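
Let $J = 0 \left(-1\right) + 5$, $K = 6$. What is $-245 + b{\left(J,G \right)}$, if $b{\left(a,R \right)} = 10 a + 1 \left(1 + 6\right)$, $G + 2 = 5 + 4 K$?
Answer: $-188$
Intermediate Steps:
$G = 27$ ($G = -2 + \left(5 + 4 \cdot 6\right) = -2 + \left(5 + 24\right) = -2 + 29 = 27$)
$J = 5$ ($J = 0 + 5 = 5$)
$b{\left(a,R \right)} = 7 + 10 a$ ($b{\left(a,R \right)} = 10 a + 1 \cdot 7 = 10 a + 7 = 7 + 10 a$)
$-245 + b{\left(J,G \right)} = -245 + \left(7 + 10 \cdot 5\right) = -245 + \left(7 + 50\right) = -245 + 57 = -188$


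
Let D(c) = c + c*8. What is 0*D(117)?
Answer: 0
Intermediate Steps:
D(c) = 9*c (D(c) = c + 8*c = 9*c)
0*D(117) = 0*(9*117) = 0*1053 = 0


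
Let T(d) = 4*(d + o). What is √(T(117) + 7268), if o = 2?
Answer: 88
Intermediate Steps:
T(d) = 8 + 4*d (T(d) = 4*(d + 2) = 4*(2 + d) = 8 + 4*d)
√(T(117) + 7268) = √((8 + 4*117) + 7268) = √((8 + 468) + 7268) = √(476 + 7268) = √7744 = 88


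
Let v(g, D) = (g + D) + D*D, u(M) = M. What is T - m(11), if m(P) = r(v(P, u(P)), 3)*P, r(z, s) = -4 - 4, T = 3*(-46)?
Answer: -50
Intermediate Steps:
v(g, D) = D + g + D² (v(g, D) = (D + g) + D² = D + g + D²)
T = -138
r(z, s) = -8
m(P) = -8*P
T - m(11) = -138 - (-8)*11 = -138 - 1*(-88) = -138 + 88 = -50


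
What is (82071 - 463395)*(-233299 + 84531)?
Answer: 56728808832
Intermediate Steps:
(82071 - 463395)*(-233299 + 84531) = -381324*(-148768) = 56728808832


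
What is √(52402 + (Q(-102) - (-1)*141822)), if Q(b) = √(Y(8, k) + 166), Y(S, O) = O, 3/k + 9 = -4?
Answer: √(32823856 + 13*√28015)/13 ≈ 440.72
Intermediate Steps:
k = -3/13 (k = 3/(-9 - 4) = 3/(-13) = 3*(-1/13) = -3/13 ≈ -0.23077)
Q(b) = √28015/13 (Q(b) = √(-3/13 + 166) = √(2155/13) = √28015/13)
√(52402 + (Q(-102) - (-1)*141822)) = √(52402 + (√28015/13 - (-1)*141822)) = √(52402 + (√28015/13 - 1*(-141822))) = √(52402 + (√28015/13 + 141822)) = √(52402 + (141822 + √28015/13)) = √(194224 + √28015/13)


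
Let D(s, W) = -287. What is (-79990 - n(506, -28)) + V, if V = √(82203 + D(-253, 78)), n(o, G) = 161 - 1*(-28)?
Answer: -80179 + 2*√20479 ≈ -79893.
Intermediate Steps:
n(o, G) = 189 (n(o, G) = 161 + 28 = 189)
V = 2*√20479 (V = √(82203 - 287) = √81916 = 2*√20479 ≈ 286.21)
(-79990 - n(506, -28)) + V = (-79990 - 1*189) + 2*√20479 = (-79990 - 189) + 2*√20479 = -80179 + 2*√20479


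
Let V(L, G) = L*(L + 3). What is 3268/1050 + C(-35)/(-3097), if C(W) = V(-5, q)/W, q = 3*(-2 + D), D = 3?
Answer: 5060648/1625925 ≈ 3.1125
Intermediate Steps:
q = 3 (q = 3*(-2 + 3) = 3*1 = 3)
V(L, G) = L*(3 + L)
C(W) = 10/W (C(W) = (-5*(3 - 5))/W = (-5*(-2))/W = 10/W)
3268/1050 + C(-35)/(-3097) = 3268/1050 + (10/(-35))/(-3097) = 3268*(1/1050) + (10*(-1/35))*(-1/3097) = 1634/525 - 2/7*(-1/3097) = 1634/525 + 2/21679 = 5060648/1625925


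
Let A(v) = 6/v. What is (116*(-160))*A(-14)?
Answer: 55680/7 ≈ 7954.3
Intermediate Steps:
(116*(-160))*A(-14) = (116*(-160))*(6/(-14)) = -111360*(-1)/14 = -18560*(-3/7) = 55680/7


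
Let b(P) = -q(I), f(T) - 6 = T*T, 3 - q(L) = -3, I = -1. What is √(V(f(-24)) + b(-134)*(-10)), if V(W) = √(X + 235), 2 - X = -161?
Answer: √(60 + √398) ≈ 8.9415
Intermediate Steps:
X = 163 (X = 2 - 1*(-161) = 2 + 161 = 163)
q(L) = 6 (q(L) = 3 - 1*(-3) = 3 + 3 = 6)
f(T) = 6 + T² (f(T) = 6 + T*T = 6 + T²)
b(P) = -6 (b(P) = -1*6 = -6)
V(W) = √398 (V(W) = √(163 + 235) = √398)
√(V(f(-24)) + b(-134)*(-10)) = √(√398 - 6*(-10)) = √(√398 + 60) = √(60 + √398)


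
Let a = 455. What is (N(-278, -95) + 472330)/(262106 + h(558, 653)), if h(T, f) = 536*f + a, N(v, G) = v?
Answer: 472052/612569 ≈ 0.77061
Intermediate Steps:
h(T, f) = 455 + 536*f (h(T, f) = 536*f + 455 = 455 + 536*f)
(N(-278, -95) + 472330)/(262106 + h(558, 653)) = (-278 + 472330)/(262106 + (455 + 536*653)) = 472052/(262106 + (455 + 350008)) = 472052/(262106 + 350463) = 472052/612569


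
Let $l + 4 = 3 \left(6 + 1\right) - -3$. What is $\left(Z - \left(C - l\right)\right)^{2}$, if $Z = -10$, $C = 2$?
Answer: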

TASK GOAL: I'd like the lines above from the one with "Answer: √(32823856 + 13*√28015)/13 ≈ 440.72" up to and including the one with "Answer: √(60 + √398) ≈ 8.9415" copied exactly, with no other lines.

WRITTEN REPLY:
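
Answer: √(32823856 + 13*√28015)/13 ≈ 440.72
Intermediate Steps:
k = -3/13 (k = 3/(-9 - 4) = 3/(-13) = 3*(-1/13) = -3/13 ≈ -0.23077)
Q(b) = √28015/13 (Q(b) = √(-3/13 + 166) = √(2155/13) = √28015/13)
√(52402 + (Q(-102) - (-1)*141822)) = √(52402 + (√28015/13 - (-1)*141822)) = √(52402 + (√28015/13 - 1*(-141822))) = √(52402 + (√28015/13 + 141822)) = √(52402 + (141822 + √28015/13)) = √(194224 + √28015/13)


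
Let D(s, W) = -287. What is (-79990 - n(506, -28)) + V, if V = √(82203 + D(-253, 78)), n(o, G) = 161 - 1*(-28)?
Answer: -80179 + 2*√20479 ≈ -79893.
Intermediate Steps:
n(o, G) = 189 (n(o, G) = 161 + 28 = 189)
V = 2*√20479 (V = √(82203 - 287) = √81916 = 2*√20479 ≈ 286.21)
(-79990 - n(506, -28)) + V = (-79990 - 1*189) + 2*√20479 = (-79990 - 189) + 2*√20479 = -80179 + 2*√20479


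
Let V(L, G) = L*(L + 3). What is 3268/1050 + C(-35)/(-3097), if C(W) = V(-5, q)/W, q = 3*(-2 + D), D = 3?
Answer: 5060648/1625925 ≈ 3.1125
Intermediate Steps:
q = 3 (q = 3*(-2 + 3) = 3*1 = 3)
V(L, G) = L*(3 + L)
C(W) = 10/W (C(W) = (-5*(3 - 5))/W = (-5*(-2))/W = 10/W)
3268/1050 + C(-35)/(-3097) = 3268/1050 + (10/(-35))/(-3097) = 3268*(1/1050) + (10*(-1/35))*(-1/3097) = 1634/525 - 2/7*(-1/3097) = 1634/525 + 2/21679 = 5060648/1625925


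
Let A(v) = 6/v. What is (116*(-160))*A(-14)?
Answer: 55680/7 ≈ 7954.3
Intermediate Steps:
(116*(-160))*A(-14) = (116*(-160))*(6/(-14)) = -111360*(-1)/14 = -18560*(-3/7) = 55680/7


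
Let b(P) = -q(I), f(T) - 6 = T*T, 3 - q(L) = -3, I = -1. What is √(V(f(-24)) + b(-134)*(-10)), if V(W) = √(X + 235), 2 - X = -161?
Answer: √(60 + √398) ≈ 8.9415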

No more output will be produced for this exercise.